Your task ▸ Repeat all entries below exactly as shown.

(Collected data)
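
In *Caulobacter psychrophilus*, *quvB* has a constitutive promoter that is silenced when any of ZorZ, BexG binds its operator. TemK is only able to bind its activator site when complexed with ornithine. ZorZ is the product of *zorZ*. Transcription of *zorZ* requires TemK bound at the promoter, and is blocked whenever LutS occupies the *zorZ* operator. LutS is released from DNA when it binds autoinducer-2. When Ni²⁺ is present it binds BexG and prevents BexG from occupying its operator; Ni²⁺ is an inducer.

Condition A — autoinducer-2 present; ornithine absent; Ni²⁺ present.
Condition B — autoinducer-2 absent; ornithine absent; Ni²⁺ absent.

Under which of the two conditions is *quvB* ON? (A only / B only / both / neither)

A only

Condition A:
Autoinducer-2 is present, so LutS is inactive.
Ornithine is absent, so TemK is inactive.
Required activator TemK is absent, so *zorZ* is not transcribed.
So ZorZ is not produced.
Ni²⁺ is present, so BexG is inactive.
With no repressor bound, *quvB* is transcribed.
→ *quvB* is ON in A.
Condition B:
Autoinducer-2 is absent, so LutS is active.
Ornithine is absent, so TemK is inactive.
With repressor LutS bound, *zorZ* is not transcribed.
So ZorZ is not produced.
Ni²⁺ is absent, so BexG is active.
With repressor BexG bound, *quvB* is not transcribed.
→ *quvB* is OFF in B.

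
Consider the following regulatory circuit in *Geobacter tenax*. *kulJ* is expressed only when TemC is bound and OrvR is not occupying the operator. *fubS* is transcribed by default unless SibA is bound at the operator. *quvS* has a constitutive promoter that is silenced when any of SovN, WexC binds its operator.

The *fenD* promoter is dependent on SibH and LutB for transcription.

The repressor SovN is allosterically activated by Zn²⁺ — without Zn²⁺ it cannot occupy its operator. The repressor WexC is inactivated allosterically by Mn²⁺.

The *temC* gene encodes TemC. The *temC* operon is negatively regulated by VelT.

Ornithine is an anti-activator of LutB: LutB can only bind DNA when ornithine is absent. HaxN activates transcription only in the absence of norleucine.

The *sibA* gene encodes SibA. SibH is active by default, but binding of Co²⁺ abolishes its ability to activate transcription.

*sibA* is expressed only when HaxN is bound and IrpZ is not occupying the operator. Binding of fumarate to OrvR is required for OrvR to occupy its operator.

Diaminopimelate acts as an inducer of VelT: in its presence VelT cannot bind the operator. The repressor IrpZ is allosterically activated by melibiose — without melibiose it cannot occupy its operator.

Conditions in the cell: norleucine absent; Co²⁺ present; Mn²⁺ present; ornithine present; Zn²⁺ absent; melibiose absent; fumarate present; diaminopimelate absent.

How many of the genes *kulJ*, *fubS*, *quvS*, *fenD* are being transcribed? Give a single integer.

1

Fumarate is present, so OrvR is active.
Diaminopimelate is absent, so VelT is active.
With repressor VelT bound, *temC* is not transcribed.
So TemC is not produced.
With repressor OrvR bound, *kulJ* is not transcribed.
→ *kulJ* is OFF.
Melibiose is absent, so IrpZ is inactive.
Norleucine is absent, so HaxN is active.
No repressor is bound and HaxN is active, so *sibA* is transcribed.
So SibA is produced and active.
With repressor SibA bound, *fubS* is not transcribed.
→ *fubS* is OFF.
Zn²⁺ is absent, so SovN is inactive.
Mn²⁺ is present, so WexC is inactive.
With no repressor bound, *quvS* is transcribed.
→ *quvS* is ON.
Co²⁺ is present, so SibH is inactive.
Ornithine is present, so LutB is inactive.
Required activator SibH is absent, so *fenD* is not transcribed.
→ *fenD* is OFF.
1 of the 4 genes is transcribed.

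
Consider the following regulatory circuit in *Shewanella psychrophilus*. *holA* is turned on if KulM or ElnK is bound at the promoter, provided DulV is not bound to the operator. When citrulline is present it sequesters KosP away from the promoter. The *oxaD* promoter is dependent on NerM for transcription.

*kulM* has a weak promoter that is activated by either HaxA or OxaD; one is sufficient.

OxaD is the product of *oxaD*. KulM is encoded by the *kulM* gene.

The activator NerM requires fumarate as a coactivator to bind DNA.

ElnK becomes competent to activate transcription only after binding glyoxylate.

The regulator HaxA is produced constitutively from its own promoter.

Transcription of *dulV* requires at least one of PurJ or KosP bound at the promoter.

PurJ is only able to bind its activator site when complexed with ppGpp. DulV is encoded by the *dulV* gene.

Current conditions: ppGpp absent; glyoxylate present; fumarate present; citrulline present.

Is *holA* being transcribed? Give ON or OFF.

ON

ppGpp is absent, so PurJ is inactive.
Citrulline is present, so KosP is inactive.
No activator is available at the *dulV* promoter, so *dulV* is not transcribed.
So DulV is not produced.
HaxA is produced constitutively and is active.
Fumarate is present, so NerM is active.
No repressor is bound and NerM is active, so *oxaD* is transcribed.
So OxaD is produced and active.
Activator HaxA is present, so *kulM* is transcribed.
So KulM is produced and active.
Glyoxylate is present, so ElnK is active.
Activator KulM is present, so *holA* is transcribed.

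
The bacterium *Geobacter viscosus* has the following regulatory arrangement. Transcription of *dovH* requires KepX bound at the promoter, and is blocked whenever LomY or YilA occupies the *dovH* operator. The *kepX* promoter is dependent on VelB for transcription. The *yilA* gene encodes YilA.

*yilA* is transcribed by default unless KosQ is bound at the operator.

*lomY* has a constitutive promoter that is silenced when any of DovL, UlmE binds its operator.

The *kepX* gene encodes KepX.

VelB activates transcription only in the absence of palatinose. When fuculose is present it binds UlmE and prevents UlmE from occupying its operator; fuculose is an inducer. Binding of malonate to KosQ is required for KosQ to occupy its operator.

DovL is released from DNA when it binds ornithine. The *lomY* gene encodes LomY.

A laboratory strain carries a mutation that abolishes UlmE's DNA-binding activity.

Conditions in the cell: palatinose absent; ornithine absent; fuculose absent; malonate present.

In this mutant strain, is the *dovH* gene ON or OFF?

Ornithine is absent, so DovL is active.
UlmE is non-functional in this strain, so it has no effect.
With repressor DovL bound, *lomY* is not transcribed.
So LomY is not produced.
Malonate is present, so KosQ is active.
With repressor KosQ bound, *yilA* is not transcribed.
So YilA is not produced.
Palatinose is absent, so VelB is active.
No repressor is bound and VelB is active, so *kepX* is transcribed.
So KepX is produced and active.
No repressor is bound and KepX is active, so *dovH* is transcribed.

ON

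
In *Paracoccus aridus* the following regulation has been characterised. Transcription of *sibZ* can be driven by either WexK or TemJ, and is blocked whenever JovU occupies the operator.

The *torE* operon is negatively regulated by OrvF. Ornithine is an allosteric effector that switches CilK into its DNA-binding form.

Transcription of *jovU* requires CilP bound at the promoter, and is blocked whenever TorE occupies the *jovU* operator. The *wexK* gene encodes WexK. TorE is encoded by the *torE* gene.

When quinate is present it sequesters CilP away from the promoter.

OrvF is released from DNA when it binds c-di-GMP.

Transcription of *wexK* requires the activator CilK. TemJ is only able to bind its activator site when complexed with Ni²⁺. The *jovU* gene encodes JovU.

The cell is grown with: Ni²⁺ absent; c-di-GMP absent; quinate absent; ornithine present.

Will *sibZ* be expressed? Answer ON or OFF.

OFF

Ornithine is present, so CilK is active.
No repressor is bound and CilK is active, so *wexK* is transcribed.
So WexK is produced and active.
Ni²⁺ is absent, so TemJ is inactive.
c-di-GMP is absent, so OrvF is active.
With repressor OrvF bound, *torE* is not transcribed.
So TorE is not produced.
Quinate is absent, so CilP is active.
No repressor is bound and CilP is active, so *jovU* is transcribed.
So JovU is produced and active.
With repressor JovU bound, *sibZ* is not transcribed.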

Written solution ▸
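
In *Caulobacter psychrophilus*, *quvB* has a constitutive promoter that is silenced when any of ZorZ, BexG binds its operator. TemK is only able to bind its activator site when complexed with ornithine. ZorZ is the product of *zorZ*. Transcription of *zorZ* requires TemK bound at the promoter, and is blocked whenever LutS occupies the *zorZ* operator. LutS is released from DNA when it binds autoinducer-2. When Ni²⁺ is present it binds BexG and prevents BexG from occupying its operator; Ni²⁺ is an inducer.

Condition A — autoinducer-2 present; ornithine absent; Ni²⁺ present.
Condition B — autoinducer-2 absent; ornithine absent; Ni²⁺ absent.

Under which of the two conditions is *quvB* ON? (A only / B only / both / neither)

A only

Condition A:
Autoinducer-2 is present, so LutS is inactive.
Ornithine is absent, so TemK is inactive.
Required activator TemK is absent, so *zorZ* is not transcribed.
So ZorZ is not produced.
Ni²⁺ is present, so BexG is inactive.
With no repressor bound, *quvB* is transcribed.
→ *quvB* is ON in A.
Condition B:
Autoinducer-2 is absent, so LutS is active.
Ornithine is absent, so TemK is inactive.
With repressor LutS bound, *zorZ* is not transcribed.
So ZorZ is not produced.
Ni²⁺ is absent, so BexG is active.
With repressor BexG bound, *quvB* is not transcribed.
→ *quvB* is OFF in B.

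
Consider the following regulatory circuit in *Geobacter tenax*. *kulJ* is expressed only when TemC is bound and OrvR is not occupying the operator. *fubS* is transcribed by default unless SibA is bound at the operator. *quvS* has a constitutive promoter that is silenced when any of SovN, WexC binds its operator.

The *fenD* promoter is dependent on SibH and LutB for transcription.

The repressor SovN is allosterically activated by Zn²⁺ — without Zn²⁺ it cannot occupy its operator. The repressor WexC is inactivated allosterically by Mn²⁺.

The *temC* gene encodes TemC. The *temC* operon is negatively regulated by VelT.

Ornithine is an anti-activator of LutB: LutB can only bind DNA when ornithine is absent. HaxN activates transcription only in the absence of norleucine.

The *sibA* gene encodes SibA. SibH is active by default, but binding of Co²⁺ abolishes its ability to activate transcription.

*sibA* is expressed only when HaxN is bound and IrpZ is not occupying the operator. Binding of fumarate to OrvR is required for OrvR to occupy its operator.

Diaminopimelate acts as an inducer of VelT: in its presence VelT cannot bind the operator. The repressor IrpZ is allosterically activated by melibiose — without melibiose it cannot occupy its operator.

Conditions in the cell: norleucine absent; Co²⁺ present; Mn²⁺ present; ornithine present; Zn²⁺ absent; melibiose absent; fumarate present; diaminopimelate absent.

How many of the genes *kulJ*, *fubS*, *quvS*, *fenD* are being transcribed? Give a single integer.

1

Fumarate is present, so OrvR is active.
Diaminopimelate is absent, so VelT is active.
With repressor VelT bound, *temC* is not transcribed.
So TemC is not produced.
With repressor OrvR bound, *kulJ* is not transcribed.
→ *kulJ* is OFF.
Melibiose is absent, so IrpZ is inactive.
Norleucine is absent, so HaxN is active.
No repressor is bound and HaxN is active, so *sibA* is transcribed.
So SibA is produced and active.
With repressor SibA bound, *fubS* is not transcribed.
→ *fubS* is OFF.
Zn²⁺ is absent, so SovN is inactive.
Mn²⁺ is present, so WexC is inactive.
With no repressor bound, *quvS* is transcribed.
→ *quvS* is ON.
Co²⁺ is present, so SibH is inactive.
Ornithine is present, so LutB is inactive.
Required activator SibH is absent, so *fenD* is not transcribed.
→ *fenD* is OFF.
1 of the 4 genes is transcribed.

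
Consider the following regulatory circuit in *Shewanella psychrophilus*. *holA* is turned on if KulM or ElnK is bound at the promoter, provided DulV is not bound to the operator. When citrulline is present it sequesters KosP away from the promoter. The *oxaD* promoter is dependent on NerM for transcription.

*kulM* has a weak promoter that is activated by either HaxA or OxaD; one is sufficient.

OxaD is the product of *oxaD*. KulM is encoded by the *kulM* gene.

The activator NerM requires fumarate as a coactivator to bind DNA.

ElnK becomes competent to activate transcription only after binding glyoxylate.

The regulator HaxA is produced constitutively from its own promoter.

Transcription of *dulV* requires at least one of PurJ or KosP bound at the promoter.

PurJ is only able to bind its activator site when complexed with ppGpp. DulV is encoded by the *dulV* gene.

Current conditions: ppGpp absent; glyoxylate present; fumarate present; citrulline present.

Is *holA* being transcribed? Give ON or OFF.

ON

ppGpp is absent, so PurJ is inactive.
Citrulline is present, so KosP is inactive.
No activator is available at the *dulV* promoter, so *dulV* is not transcribed.
So DulV is not produced.
HaxA is produced constitutively and is active.
Fumarate is present, so NerM is active.
No repressor is bound and NerM is active, so *oxaD* is transcribed.
So OxaD is produced and active.
Activator HaxA is present, so *kulM* is transcribed.
So KulM is produced and active.
Glyoxylate is present, so ElnK is active.
Activator KulM is present, so *holA* is transcribed.

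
The bacterium *Geobacter viscosus* has the following regulatory arrangement. Transcription of *dovH* requires KepX bound at the promoter, and is blocked whenever LomY or YilA occupies the *dovH* operator. The *kepX* promoter is dependent on VelB for transcription. The *yilA* gene encodes YilA.

*yilA* is transcribed by default unless KosQ is bound at the operator.

*lomY* has a constitutive promoter that is silenced when any of DovL, UlmE binds its operator.

The *kepX* gene encodes KepX.

VelB activates transcription only in the absence of palatinose. When fuculose is present it binds UlmE and prevents UlmE from occupying its operator; fuculose is an inducer. Binding of malonate to KosQ is required for KosQ to occupy its operator.

DovL is released from DNA when it binds ornithine. The *lomY* gene encodes LomY.

A laboratory strain carries a mutation that abolishes UlmE's DNA-binding activity.

Conditions in the cell: palatinose absent; ornithine absent; fuculose absent; malonate present.

In this mutant strain, is the *dovH* gene ON or OFF?

Ornithine is absent, so DovL is active.
UlmE is non-functional in this strain, so it has no effect.
With repressor DovL bound, *lomY* is not transcribed.
So LomY is not produced.
Malonate is present, so KosQ is active.
With repressor KosQ bound, *yilA* is not transcribed.
So YilA is not produced.
Palatinose is absent, so VelB is active.
No repressor is bound and VelB is active, so *kepX* is transcribed.
So KepX is produced and active.
No repressor is bound and KepX is active, so *dovH* is transcribed.

ON

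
In *Paracoccus aridus* the following regulation has been characterised. Transcription of *sibZ* can be driven by either WexK or TemJ, and is blocked whenever JovU occupies the operator.

The *torE* operon is negatively regulated by OrvF. Ornithine is an allosteric effector that switches CilK into its DNA-binding form.

Transcription of *jovU* requires CilP bound at the promoter, and is blocked whenever TorE occupies the *jovU* operator. The *wexK* gene encodes WexK. TorE is encoded by the *torE* gene.

When quinate is present it sequesters CilP away from the promoter.

OrvF is released from DNA when it binds c-di-GMP.

Transcription of *wexK* requires the activator CilK. TemJ is only able to bind its activator site when complexed with Ni²⁺. The *jovU* gene encodes JovU.

The cell is grown with: Ni²⁺ absent; c-di-GMP absent; quinate absent; ornithine present.

Will *sibZ* be expressed? Answer ON or OFF.

OFF

Ornithine is present, so CilK is active.
No repressor is bound and CilK is active, so *wexK* is transcribed.
So WexK is produced and active.
Ni²⁺ is absent, so TemJ is inactive.
c-di-GMP is absent, so OrvF is active.
With repressor OrvF bound, *torE* is not transcribed.
So TorE is not produced.
Quinate is absent, so CilP is active.
No repressor is bound and CilP is active, so *jovU* is transcribed.
So JovU is produced and active.
With repressor JovU bound, *sibZ* is not transcribed.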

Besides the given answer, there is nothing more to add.